◆ **Instructions for the task**
In this exercise, every entry below is to be reproduced word for word.

:: Task input

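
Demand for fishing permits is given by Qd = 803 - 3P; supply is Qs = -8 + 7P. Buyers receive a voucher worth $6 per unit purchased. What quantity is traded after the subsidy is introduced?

Q' = 572.3

Pre-subsidy: 803 - 3P = -8 + 7P gives P* = 81.1, Q* = 559.7.
With the rebate, buyers effectively pay Pb = Ps − 6, where Ps is the price sellers receive.
Demand in terms of Ps becomes Qd = 803 − 3(Ps − 6) = 821 - 3Ps. Setting this equal to supply: 821 - 3Ps = -8 + 7Ps, so Ps = 82.9.
Buyers pay Pb = 82.9 − 6 = 76.9; Q' = -8 + 7·82.9 = 572.3.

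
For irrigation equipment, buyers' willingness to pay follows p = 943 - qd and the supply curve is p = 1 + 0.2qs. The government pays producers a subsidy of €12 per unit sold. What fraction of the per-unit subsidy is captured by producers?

Pre-subsidy: 943 - q = 1 + 0.2q gives q* = 785 and p* = 158.
With the subsidy, sellers receive ps = pb + 12 for each unit, where pb is the price buyers pay.
On the curves, pb = 943 - q and ps = 1 + 0.2q; the wedge ps − pb = 12 gives 1 + 0.2q − (943 - q) = 12, so q' = 795.
Then pb = 943 − 1·795 = 148 and ps = 1 + 0.2·795 = 160.
Buyers' price falls by p* − pb = 158 − 148 = 10; sellers' price rises by ps − p* = 160 − 158 = 2.
So producers capture 2/12 = 1/6 of each unit of subsidy.

Producer share = 1/6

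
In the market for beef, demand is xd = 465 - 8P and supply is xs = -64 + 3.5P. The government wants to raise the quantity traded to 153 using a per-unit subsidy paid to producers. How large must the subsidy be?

At x = 153, invert demand for the buyer price: Pb = (465 − 153)/8 = 39; invert supply for the seller price: Ps = (153 − (-64))/3.5 = 62.
The subsidy must fill the gap: s = Ps − Pb = 62 − 39 = 23.

Required subsidy s = 23 per unit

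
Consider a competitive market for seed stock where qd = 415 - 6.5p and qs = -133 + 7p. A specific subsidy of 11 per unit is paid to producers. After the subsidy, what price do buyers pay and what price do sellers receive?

Buyers pay 314/9; sellers receive 413/9

Pre-subsidy: 415 - 6.5p = -133 + 7p gives p* = 1096/27, q* = 4081/27.
With the subsidy, sellers receive ps = pb + 11 for each unit, where pb is the price buyers pay.
Supply in terms of pb becomes qs = -133 + 7(pb + 11) = -56 + 7pb. Setting this equal to demand: 415 - 6.5pb = -56 + 7pb, so pb = 314/9.
Sellers receive ps = 314/9 + 11 = 413/9; q' = 415 − 6.5·(314/9) = 1694/9.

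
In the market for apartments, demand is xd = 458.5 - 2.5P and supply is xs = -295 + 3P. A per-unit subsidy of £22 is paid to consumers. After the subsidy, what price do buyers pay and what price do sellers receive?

Pre-subsidy: 458.5 - 2.5P = -295 + 3P gives P* = 137, x* = 116.
With the rebate, buyers effectively pay Pb = Ps − 22, where Ps is the price sellers receive.
Demand in terms of Ps becomes xd = 458.5 − 2.5(Ps − 22) = 513.5 - 2.5Ps. Setting this equal to supply: 513.5 - 2.5Ps = -295 + 3Ps, so Ps = 147.
Buyers pay Pb = 147 − 22 = 125; x' = -295 + 3·147 = 146.

Buyers pay £125; sellers receive £147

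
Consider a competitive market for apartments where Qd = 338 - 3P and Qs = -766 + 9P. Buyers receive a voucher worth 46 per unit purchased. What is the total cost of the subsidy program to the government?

Pre-subsidy: 338 - 3P = -766 + 9P gives P* = 92, Q* = 62.
With the rebate, buyers effectively pay Pb = Ps − 46, where Ps is the price sellers receive.
Demand in terms of Ps becomes Qd = 338 − 3(Ps − 46) = 476 - 3Ps. Setting this equal to supply: 476 - 3Ps = -766 + 9Ps, so Ps = 103.5.
Buyers pay Pb = 103.5 − 46 = 57.5; Q' = -766 + 9·103.5 = 165.5.
Government outlay = subsidy × quantity = 46 × 165.5 = 7613.

Government cost = 7613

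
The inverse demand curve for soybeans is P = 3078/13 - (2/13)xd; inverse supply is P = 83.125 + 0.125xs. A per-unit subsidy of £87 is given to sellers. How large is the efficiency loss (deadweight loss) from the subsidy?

Deadweight loss = £13572

Pre-subsidy: 3078/13 - (2/13)x = 83.125 + 0.125x gives x* = 551 and P* = 152.
With the subsidy, sellers receive Ps = Pb + 87 for each unit, where Pb is the price buyers pay.
On the curves, Pb = 3078/13 - (2/13)x and Ps = 83.125 + 0.125x; the wedge Ps − Pb = 87 gives 83.125 + 0.125x − (3078/13 - (2/13)x) = 87, so x' = 863.
Then Pb = 3078/13 − (2/13)·863 = 104 and Ps = 83.125 + 0.125·863 = 191.
The subsidy expands output by 863 − 551 = 312 past the efficient level; on those units the gap between marginal cost and willingness to pay runs from 0 up to 87.
DWL = ½ × 87 × 312 = 13572.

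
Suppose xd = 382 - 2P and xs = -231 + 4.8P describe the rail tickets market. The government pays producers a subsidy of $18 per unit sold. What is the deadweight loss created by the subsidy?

Pre-subsidy: 382 - 2P = -231 + 4.8P gives P* = 3065/34, x* = 3429/17.
With the subsidy, sellers receive Ps = Pb + 18 for each unit, where Pb is the price buyers pay.
Supply in terms of Pb becomes xs = -231 + 4.8(Pb + 18) = -144.6 + 4.8Pb. Setting this equal to demand: 382 - 2Pb = -144.6 + 4.8Pb, so Pb = 2633/34.
Sellers receive Ps = 2633/34 + 18 = 3245/34; x' = 382 − 2·(2633/34) = 3861/17.
The subsidy expands output by 3861/17 − 3429/17 = 432/17 past the efficient level; on those units the gap between marginal cost and willingness to pay runs from 0 up to 18.
DWL = ½ × 18 × 432/17 = 3888/17.

Deadweight loss = 3888/17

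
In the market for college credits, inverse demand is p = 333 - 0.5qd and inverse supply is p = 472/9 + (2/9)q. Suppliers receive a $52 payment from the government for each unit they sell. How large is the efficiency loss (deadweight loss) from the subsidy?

Pre-subsidy: 333 - 0.5q = 472/9 + (2/9)q gives q* = 5050/13 and p* = 1804/13.
With the subsidy, sellers receive ps = pb + 52 for each unit, where pb is the price buyers pay.
On the curves, pb = 333 - 0.5q and ps = 472/9 + (2/9)q; the wedge ps − pb = 52 gives 472/9 + (2/9)q − (333 - 0.5q) = 52, so q' = 5986/13.
Then pb = 333 − 0.5·(5986/13) = 1336/13 and ps = 472/9 + (2/9)·(5986/13) = 2012/13.
The subsidy expands output by 5986/13 − 5050/13 = 72 past the efficient level; on those units the gap between marginal cost and willingness to pay runs from 0 up to 52.
DWL = ½ × 52 × 72 = 1872.

Deadweight loss = $1872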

::::

◆ **Written answer**
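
Demand for fishing permits is given by Qd = 803 - 3P; supply is Qs = -8 + 7P. Buyers receive a voucher worth $6 per unit purchased. What quantity is traded after the subsidy is introduced?

Q' = 572.3

Pre-subsidy: 803 - 3P = -8 + 7P gives P* = 81.1, Q* = 559.7.
With the rebate, buyers effectively pay Pb = Ps − 6, where Ps is the price sellers receive.
Demand in terms of Ps becomes Qd = 803 − 3(Ps − 6) = 821 - 3Ps. Setting this equal to supply: 821 - 3Ps = -8 + 7Ps, so Ps = 82.9.
Buyers pay Pb = 82.9 − 6 = 76.9; Q' = -8 + 7·82.9 = 572.3.

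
For irrigation equipment, buyers' willingness to pay follows p = 943 - qd and the supply curve is p = 1 + 0.2qs. The government pays producers a subsidy of €12 per unit sold. What fraction of the per-unit subsidy is captured by producers?

Pre-subsidy: 943 - q = 1 + 0.2q gives q* = 785 and p* = 158.
With the subsidy, sellers receive ps = pb + 12 for each unit, where pb is the price buyers pay.
On the curves, pb = 943 - q and ps = 1 + 0.2q; the wedge ps − pb = 12 gives 1 + 0.2q − (943 - q) = 12, so q' = 795.
Then pb = 943 − 1·795 = 148 and ps = 1 + 0.2·795 = 160.
Buyers' price falls by p* − pb = 158 − 148 = 10; sellers' price rises by ps − p* = 160 − 158 = 2.
So producers capture 2/12 = 1/6 of each unit of subsidy.

Producer share = 1/6

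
In the market for beef, demand is xd = 465 - 8P and supply is xs = -64 + 3.5P. The government wants to raise the quantity traded to 153 using a per-unit subsidy paid to producers. How large must the subsidy be?

At x = 153, invert demand for the buyer price: Pb = (465 − 153)/8 = 39; invert supply for the seller price: Ps = (153 − (-64))/3.5 = 62.
The subsidy must fill the gap: s = Ps − Pb = 62 − 39 = 23.

Required subsidy s = 23 per unit

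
Consider a competitive market for seed stock where qd = 415 - 6.5p and qs = -133 + 7p. A specific subsidy of 11 per unit is paid to producers. After the subsidy, what price do buyers pay and what price do sellers receive?

Buyers pay 314/9; sellers receive 413/9

Pre-subsidy: 415 - 6.5p = -133 + 7p gives p* = 1096/27, q* = 4081/27.
With the subsidy, sellers receive ps = pb + 11 for each unit, where pb is the price buyers pay.
Supply in terms of pb becomes qs = -133 + 7(pb + 11) = -56 + 7pb. Setting this equal to demand: 415 - 6.5pb = -56 + 7pb, so pb = 314/9.
Sellers receive ps = 314/9 + 11 = 413/9; q' = 415 − 6.5·(314/9) = 1694/9.

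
In the market for apartments, demand is xd = 458.5 - 2.5P and supply is xs = -295 + 3P. A per-unit subsidy of £22 is paid to consumers. After the subsidy, what price do buyers pay and what price do sellers receive?

Pre-subsidy: 458.5 - 2.5P = -295 + 3P gives P* = 137, x* = 116.
With the rebate, buyers effectively pay Pb = Ps − 22, where Ps is the price sellers receive.
Demand in terms of Ps becomes xd = 458.5 − 2.5(Ps − 22) = 513.5 - 2.5Ps. Setting this equal to supply: 513.5 - 2.5Ps = -295 + 3Ps, so Ps = 147.
Buyers pay Pb = 147 − 22 = 125; x' = -295 + 3·147 = 146.

Buyers pay £125; sellers receive £147

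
Consider a competitive market for apartments where Qd = 338 - 3P and Qs = -766 + 9P. Buyers receive a voucher worth 46 per unit purchased. What is the total cost of the subsidy program to the government?

Pre-subsidy: 338 - 3P = -766 + 9P gives P* = 92, Q* = 62.
With the rebate, buyers effectively pay Pb = Ps − 46, where Ps is the price sellers receive.
Demand in terms of Ps becomes Qd = 338 − 3(Ps − 46) = 476 - 3Ps. Setting this equal to supply: 476 - 3Ps = -766 + 9Ps, so Ps = 103.5.
Buyers pay Pb = 103.5 − 46 = 57.5; Q' = -766 + 9·103.5 = 165.5.
Government outlay = subsidy × quantity = 46 × 165.5 = 7613.

Government cost = 7613

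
The inverse demand curve for soybeans is P = 3078/13 - (2/13)xd; inverse supply is P = 83.125 + 0.125xs. A per-unit subsidy of £87 is given to sellers. How large is the efficiency loss (deadweight loss) from the subsidy?

Deadweight loss = £13572

Pre-subsidy: 3078/13 - (2/13)x = 83.125 + 0.125x gives x* = 551 and P* = 152.
With the subsidy, sellers receive Ps = Pb + 87 for each unit, where Pb is the price buyers pay.
On the curves, Pb = 3078/13 - (2/13)x and Ps = 83.125 + 0.125x; the wedge Ps − Pb = 87 gives 83.125 + 0.125x − (3078/13 - (2/13)x) = 87, so x' = 863.
Then Pb = 3078/13 − (2/13)·863 = 104 and Ps = 83.125 + 0.125·863 = 191.
The subsidy expands output by 863 − 551 = 312 past the efficient level; on those units the gap between marginal cost and willingness to pay runs from 0 up to 87.
DWL = ½ × 87 × 312 = 13572.

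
Suppose xd = 382 - 2P and xs = -231 + 4.8P describe the rail tickets market. The government pays producers a subsidy of $18 per unit sold. What is the deadweight loss created by the subsidy?

Pre-subsidy: 382 - 2P = -231 + 4.8P gives P* = 3065/34, x* = 3429/17.
With the subsidy, sellers receive Ps = Pb + 18 for each unit, where Pb is the price buyers pay.
Supply in terms of Pb becomes xs = -231 + 4.8(Pb + 18) = -144.6 + 4.8Pb. Setting this equal to demand: 382 - 2Pb = -144.6 + 4.8Pb, so Pb = 2633/34.
Sellers receive Ps = 2633/34 + 18 = 3245/34; x' = 382 − 2·(2633/34) = 3861/17.
The subsidy expands output by 3861/17 − 3429/17 = 432/17 past the efficient level; on those units the gap between marginal cost and willingness to pay runs from 0 up to 18.
DWL = ½ × 18 × 432/17 = 3888/17.

Deadweight loss = 3888/17

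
In the market for college credits, inverse demand is p = 333 - 0.5qd and inverse supply is p = 472/9 + (2/9)q. Suppliers receive a $52 payment from the government for each unit they sell. How large is the efficiency loss (deadweight loss) from the subsidy?

Pre-subsidy: 333 - 0.5q = 472/9 + (2/9)q gives q* = 5050/13 and p* = 1804/13.
With the subsidy, sellers receive ps = pb + 52 for each unit, where pb is the price buyers pay.
On the curves, pb = 333 - 0.5q and ps = 472/9 + (2/9)q; the wedge ps − pb = 52 gives 472/9 + (2/9)q − (333 - 0.5q) = 52, so q' = 5986/13.
Then pb = 333 − 0.5·(5986/13) = 1336/13 and ps = 472/9 + (2/9)·(5986/13) = 2012/13.
The subsidy expands output by 5986/13 − 5050/13 = 72 past the efficient level; on those units the gap between marginal cost and willingness to pay runs from 0 up to 52.
DWL = ½ × 52 × 72 = 1872.

Deadweight loss = $1872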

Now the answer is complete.